▶ **Work request**
What lines in the records below contain the string "tempo"? Copy every one.

[Items from a dataset]
%%

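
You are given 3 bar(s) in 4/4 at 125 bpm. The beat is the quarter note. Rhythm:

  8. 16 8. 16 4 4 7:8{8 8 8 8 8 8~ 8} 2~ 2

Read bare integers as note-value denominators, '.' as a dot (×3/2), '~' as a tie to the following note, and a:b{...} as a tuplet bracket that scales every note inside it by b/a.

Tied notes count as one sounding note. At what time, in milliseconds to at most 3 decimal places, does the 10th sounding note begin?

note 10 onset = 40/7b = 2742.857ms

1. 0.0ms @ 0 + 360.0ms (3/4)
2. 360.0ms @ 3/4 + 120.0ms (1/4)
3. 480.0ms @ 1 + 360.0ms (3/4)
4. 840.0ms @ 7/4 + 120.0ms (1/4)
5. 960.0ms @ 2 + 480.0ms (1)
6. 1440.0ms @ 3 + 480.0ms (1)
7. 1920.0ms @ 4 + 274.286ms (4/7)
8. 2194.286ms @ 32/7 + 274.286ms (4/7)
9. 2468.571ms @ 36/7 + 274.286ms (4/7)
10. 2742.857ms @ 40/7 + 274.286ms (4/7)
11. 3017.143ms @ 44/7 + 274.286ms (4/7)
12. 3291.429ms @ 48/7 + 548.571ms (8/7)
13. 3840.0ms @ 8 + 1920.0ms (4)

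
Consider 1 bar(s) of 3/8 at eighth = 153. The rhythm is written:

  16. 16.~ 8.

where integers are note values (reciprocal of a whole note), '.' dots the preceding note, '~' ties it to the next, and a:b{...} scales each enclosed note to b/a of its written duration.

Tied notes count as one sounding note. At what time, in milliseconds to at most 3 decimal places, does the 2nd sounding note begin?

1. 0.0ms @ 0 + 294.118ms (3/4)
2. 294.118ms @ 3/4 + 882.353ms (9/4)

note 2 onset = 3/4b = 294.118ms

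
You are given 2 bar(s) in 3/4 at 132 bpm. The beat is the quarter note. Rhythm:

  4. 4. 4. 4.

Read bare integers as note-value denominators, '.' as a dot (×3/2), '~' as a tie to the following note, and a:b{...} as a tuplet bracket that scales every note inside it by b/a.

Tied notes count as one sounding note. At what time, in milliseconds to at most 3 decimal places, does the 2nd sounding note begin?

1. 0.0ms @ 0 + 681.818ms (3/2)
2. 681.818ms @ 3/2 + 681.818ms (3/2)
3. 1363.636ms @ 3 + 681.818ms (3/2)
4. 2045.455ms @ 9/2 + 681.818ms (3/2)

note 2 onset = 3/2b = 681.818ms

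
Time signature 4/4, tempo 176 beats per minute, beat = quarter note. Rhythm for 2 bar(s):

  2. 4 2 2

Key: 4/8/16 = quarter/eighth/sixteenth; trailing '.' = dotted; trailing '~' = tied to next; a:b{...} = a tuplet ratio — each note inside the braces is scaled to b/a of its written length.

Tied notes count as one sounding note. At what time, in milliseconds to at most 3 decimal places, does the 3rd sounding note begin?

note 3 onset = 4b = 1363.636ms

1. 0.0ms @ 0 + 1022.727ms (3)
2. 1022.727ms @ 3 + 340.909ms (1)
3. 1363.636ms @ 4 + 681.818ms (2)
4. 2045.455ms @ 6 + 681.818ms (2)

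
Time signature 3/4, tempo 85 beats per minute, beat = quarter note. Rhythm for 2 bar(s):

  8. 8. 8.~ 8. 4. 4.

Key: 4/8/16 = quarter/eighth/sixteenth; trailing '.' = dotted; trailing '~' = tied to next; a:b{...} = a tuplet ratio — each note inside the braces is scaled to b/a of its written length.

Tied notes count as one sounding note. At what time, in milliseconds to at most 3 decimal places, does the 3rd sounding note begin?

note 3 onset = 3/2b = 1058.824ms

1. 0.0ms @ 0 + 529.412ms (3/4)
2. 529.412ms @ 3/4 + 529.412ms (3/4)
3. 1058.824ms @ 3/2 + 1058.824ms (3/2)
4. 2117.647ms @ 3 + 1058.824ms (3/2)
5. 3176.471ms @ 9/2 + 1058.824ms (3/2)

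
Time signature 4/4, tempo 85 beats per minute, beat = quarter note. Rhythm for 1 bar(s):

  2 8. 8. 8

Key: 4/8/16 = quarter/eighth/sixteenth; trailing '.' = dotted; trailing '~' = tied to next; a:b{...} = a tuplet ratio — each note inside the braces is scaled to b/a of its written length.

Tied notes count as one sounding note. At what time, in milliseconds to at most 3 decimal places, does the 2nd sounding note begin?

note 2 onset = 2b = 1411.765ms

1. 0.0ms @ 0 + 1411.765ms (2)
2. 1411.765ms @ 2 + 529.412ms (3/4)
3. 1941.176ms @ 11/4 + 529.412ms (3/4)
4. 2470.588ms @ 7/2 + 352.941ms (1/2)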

%%

▶ **Solved problem**
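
Time signature 4/4, tempo 176 beats per minute, beat = quarter note. Rhythm for 2 bar(s):
Time signature 3/4, tempo 85 beats per minute, beat = quarter note. Rhythm for 2 bar(s):
Time signature 4/4, tempo 85 beats per minute, beat = quarter note. Rhythm for 1 bar(s):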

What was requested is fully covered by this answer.